Task details: Report each line of the listing that carries the word "approx".

Data in this exercise:
++++++++++++++++++++

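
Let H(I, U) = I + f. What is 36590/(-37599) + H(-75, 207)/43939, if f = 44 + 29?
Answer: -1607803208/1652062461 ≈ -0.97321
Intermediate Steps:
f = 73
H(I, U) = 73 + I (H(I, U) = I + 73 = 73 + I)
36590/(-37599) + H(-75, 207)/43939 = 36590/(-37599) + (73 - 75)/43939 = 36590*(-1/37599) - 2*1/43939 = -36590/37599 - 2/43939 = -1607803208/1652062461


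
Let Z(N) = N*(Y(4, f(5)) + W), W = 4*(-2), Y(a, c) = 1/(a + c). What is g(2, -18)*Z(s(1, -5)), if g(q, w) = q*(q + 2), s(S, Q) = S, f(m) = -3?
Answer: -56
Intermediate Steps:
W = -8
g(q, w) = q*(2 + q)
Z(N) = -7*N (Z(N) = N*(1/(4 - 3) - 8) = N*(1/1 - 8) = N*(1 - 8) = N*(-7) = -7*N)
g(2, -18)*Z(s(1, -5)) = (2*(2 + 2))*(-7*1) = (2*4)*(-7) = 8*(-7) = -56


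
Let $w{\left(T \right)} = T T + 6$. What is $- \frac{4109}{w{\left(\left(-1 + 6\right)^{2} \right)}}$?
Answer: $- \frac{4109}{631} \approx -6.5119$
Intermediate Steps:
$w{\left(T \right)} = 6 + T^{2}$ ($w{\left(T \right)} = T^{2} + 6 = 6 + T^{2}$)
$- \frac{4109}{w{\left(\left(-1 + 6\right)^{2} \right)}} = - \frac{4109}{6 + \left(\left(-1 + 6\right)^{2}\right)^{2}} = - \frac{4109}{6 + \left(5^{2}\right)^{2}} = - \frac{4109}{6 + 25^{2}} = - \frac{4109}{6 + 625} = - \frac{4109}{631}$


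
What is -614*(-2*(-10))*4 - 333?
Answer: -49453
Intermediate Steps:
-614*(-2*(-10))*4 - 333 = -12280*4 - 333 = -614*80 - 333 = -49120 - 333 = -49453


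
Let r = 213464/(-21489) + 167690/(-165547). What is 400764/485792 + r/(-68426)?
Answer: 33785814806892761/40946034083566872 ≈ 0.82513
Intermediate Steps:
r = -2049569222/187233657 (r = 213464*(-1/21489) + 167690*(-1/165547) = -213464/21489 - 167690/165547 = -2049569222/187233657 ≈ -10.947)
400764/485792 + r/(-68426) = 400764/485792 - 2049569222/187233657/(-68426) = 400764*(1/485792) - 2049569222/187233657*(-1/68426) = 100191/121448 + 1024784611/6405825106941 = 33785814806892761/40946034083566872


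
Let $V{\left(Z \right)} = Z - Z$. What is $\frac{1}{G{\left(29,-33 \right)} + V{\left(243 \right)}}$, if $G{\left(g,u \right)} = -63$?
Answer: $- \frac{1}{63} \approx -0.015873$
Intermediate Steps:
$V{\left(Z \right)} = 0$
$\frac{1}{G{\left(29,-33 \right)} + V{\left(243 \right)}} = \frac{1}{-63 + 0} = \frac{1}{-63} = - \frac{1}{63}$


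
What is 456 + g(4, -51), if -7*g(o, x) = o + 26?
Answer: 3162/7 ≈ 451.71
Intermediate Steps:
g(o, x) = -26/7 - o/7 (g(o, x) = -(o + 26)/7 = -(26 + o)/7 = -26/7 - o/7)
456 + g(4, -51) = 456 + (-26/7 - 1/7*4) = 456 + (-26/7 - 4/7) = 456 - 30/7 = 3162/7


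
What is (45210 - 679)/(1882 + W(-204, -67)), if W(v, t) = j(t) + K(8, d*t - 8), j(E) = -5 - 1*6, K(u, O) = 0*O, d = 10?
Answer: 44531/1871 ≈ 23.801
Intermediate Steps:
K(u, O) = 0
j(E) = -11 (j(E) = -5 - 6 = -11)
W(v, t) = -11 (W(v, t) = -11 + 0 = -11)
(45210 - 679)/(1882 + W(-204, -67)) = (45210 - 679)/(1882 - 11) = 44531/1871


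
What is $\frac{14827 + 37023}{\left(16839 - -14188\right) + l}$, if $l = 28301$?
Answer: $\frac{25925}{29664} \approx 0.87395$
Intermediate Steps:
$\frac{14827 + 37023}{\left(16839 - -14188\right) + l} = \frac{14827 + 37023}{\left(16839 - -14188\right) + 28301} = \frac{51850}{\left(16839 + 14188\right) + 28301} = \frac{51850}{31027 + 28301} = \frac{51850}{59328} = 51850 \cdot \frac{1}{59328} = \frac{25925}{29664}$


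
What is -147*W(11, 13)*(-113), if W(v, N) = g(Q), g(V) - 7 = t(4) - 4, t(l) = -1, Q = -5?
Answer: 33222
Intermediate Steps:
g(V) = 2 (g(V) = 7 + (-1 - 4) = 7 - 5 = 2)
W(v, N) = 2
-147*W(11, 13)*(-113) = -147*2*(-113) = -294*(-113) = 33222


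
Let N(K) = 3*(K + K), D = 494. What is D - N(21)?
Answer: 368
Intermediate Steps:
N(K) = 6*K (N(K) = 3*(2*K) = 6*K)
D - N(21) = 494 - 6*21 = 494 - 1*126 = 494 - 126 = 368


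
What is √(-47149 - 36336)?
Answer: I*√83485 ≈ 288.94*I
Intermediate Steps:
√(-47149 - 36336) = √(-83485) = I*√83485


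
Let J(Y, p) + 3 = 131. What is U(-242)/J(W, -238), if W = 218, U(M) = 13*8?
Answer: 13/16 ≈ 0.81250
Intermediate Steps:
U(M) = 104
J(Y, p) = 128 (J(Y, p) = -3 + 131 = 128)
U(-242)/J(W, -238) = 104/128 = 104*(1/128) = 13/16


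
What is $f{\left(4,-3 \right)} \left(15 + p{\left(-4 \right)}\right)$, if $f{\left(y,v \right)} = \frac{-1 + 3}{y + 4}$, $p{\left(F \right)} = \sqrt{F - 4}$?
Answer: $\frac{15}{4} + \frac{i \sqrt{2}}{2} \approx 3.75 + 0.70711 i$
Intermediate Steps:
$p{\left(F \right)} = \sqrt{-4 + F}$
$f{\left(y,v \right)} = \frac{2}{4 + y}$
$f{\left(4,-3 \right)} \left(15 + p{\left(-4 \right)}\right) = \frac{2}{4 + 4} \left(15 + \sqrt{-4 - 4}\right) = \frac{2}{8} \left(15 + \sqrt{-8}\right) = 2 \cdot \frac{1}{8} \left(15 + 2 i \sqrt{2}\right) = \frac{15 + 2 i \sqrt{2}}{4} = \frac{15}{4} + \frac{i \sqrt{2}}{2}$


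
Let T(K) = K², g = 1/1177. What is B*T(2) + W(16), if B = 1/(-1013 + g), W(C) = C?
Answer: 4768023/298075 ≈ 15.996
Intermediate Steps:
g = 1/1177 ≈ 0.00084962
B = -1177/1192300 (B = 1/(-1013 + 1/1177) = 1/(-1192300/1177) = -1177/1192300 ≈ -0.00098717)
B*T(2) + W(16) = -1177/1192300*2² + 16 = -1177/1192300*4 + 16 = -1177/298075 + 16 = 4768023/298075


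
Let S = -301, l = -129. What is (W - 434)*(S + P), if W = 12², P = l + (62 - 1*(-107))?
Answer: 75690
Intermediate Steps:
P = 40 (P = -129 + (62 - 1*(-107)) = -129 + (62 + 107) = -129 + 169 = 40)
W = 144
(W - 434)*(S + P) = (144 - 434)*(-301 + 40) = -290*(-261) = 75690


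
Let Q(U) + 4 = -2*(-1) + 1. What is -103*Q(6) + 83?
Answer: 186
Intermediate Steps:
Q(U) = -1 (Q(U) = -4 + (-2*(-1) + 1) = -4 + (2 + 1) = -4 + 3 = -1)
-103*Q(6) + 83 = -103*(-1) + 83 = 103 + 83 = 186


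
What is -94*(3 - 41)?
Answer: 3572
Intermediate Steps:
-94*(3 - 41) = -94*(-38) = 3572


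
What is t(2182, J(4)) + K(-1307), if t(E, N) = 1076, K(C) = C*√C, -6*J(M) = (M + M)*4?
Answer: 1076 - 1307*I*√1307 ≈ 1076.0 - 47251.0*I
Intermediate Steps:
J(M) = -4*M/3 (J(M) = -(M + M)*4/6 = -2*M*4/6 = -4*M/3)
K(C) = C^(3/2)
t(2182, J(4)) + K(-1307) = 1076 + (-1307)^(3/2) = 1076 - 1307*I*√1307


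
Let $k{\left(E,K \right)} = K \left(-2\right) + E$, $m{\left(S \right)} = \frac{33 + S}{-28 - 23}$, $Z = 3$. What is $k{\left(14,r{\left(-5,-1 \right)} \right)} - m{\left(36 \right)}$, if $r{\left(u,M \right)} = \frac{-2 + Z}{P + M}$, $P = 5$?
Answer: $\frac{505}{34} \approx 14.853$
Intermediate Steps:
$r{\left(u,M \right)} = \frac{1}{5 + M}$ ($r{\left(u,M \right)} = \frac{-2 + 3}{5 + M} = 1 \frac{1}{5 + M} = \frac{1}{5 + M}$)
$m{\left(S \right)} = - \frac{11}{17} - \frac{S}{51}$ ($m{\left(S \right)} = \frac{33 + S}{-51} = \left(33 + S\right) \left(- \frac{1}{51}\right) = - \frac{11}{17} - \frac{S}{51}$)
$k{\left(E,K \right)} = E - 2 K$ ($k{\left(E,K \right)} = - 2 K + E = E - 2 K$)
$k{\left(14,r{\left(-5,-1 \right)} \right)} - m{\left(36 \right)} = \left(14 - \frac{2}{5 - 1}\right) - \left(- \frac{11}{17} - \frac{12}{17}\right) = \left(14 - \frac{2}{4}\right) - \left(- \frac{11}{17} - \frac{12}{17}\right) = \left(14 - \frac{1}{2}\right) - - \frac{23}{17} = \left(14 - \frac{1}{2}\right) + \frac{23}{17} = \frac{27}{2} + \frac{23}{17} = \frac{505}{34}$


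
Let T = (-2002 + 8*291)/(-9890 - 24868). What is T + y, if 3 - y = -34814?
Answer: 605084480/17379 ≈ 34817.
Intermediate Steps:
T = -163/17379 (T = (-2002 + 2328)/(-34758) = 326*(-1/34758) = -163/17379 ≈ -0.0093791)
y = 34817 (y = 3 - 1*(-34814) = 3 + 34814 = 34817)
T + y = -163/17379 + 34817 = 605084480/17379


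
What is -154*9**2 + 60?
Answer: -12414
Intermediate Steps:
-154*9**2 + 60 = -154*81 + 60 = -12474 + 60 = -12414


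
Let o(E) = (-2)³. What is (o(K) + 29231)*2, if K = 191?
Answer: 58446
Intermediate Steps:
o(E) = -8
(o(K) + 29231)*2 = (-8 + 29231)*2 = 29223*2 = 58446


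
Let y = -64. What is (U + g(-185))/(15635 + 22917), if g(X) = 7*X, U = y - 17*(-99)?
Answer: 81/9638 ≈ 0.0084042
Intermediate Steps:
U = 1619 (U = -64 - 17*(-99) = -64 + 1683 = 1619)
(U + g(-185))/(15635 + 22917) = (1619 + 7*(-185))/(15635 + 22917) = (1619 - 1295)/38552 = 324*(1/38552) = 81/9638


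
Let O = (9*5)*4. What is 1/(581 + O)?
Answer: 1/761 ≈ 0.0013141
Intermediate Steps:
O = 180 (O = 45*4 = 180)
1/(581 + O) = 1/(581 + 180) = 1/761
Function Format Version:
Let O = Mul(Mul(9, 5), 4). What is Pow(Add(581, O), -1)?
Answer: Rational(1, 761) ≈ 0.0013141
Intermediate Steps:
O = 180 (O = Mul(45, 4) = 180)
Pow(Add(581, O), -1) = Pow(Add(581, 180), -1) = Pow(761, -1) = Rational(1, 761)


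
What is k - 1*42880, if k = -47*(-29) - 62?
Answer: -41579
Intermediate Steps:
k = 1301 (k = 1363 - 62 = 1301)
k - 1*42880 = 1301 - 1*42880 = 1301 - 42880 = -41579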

++++++++++++++++++++

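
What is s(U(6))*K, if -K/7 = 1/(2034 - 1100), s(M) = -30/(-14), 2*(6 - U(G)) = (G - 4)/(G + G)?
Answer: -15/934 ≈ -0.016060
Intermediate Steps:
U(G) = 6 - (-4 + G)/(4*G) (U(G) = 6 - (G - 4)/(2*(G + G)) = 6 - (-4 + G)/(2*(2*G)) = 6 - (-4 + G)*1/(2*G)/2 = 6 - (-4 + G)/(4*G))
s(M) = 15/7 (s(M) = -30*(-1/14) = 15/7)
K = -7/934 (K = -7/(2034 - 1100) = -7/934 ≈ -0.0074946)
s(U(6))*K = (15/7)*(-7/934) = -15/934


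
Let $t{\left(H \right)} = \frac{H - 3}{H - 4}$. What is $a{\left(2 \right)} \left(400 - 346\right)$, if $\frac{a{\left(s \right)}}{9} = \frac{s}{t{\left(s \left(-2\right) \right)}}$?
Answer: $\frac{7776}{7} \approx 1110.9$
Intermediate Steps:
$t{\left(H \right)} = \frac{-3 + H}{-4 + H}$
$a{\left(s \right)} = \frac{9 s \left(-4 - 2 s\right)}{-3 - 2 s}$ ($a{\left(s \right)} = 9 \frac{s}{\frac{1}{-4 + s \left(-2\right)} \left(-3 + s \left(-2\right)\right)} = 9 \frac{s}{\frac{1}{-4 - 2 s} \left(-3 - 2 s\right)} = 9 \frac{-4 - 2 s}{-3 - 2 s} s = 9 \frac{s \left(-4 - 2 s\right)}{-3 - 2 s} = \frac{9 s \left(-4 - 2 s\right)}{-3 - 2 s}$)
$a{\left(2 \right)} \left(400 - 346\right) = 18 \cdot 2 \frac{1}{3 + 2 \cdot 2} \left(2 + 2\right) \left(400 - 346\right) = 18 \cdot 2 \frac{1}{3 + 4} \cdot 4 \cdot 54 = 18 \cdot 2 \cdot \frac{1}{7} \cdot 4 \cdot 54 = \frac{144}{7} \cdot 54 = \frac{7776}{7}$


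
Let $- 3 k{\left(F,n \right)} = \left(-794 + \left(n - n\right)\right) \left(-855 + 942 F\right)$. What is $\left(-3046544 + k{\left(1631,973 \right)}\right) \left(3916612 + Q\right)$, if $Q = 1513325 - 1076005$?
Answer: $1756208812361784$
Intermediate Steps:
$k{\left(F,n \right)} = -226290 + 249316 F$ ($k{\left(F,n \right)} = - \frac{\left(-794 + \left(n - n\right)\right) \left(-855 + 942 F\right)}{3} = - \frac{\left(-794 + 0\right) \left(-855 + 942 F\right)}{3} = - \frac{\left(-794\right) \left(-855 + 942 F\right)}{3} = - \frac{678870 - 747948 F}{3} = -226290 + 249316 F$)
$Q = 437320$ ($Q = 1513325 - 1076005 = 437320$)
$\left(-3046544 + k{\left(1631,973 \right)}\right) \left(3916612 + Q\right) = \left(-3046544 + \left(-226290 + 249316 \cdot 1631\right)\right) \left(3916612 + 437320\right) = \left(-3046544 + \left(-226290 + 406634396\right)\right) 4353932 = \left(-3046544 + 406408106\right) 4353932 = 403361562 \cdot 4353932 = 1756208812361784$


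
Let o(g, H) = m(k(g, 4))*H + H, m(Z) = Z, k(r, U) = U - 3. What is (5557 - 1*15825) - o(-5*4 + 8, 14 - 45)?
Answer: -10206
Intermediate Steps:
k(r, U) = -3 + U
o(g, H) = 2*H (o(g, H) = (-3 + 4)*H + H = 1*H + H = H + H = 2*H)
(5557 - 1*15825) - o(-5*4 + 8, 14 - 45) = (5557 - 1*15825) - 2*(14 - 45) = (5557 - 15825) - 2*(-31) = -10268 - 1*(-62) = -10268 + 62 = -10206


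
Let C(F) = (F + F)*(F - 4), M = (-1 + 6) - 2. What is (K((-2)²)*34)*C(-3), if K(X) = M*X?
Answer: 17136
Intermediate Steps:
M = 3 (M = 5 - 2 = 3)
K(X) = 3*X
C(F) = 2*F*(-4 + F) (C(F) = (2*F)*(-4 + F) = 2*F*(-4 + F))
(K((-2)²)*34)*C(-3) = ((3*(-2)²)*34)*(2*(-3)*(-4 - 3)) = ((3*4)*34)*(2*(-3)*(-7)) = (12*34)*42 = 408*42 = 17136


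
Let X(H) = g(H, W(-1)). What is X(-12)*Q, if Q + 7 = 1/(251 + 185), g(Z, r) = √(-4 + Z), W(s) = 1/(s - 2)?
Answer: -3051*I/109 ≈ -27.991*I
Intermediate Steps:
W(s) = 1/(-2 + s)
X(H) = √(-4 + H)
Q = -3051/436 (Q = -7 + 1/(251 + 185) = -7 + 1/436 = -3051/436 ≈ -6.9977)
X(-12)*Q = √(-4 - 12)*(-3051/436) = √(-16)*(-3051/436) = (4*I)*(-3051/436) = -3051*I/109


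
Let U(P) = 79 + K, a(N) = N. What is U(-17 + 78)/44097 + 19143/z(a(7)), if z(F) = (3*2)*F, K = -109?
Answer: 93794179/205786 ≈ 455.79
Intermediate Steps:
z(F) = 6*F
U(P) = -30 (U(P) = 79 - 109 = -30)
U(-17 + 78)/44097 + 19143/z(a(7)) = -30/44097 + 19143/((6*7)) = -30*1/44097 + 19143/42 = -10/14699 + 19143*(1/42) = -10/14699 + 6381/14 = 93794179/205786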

++++++++++++++++++++

Result for this task:
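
Answer: $- \frac{4109}{631} \approx -6.5119$
Answer: $- \frac{1}{63} \approx -0.015873$
Answer: $\frac{25925}{29664} \approx 0.87395$
Answer: $\frac{15}{4} + \frac{i \sqrt{2}}{2} \approx 3.75 + 0.70711 i$
Answer: $\frac{505}{34} \approx 14.853$
Answer: $\frac{7776}{7} \approx 1110.9$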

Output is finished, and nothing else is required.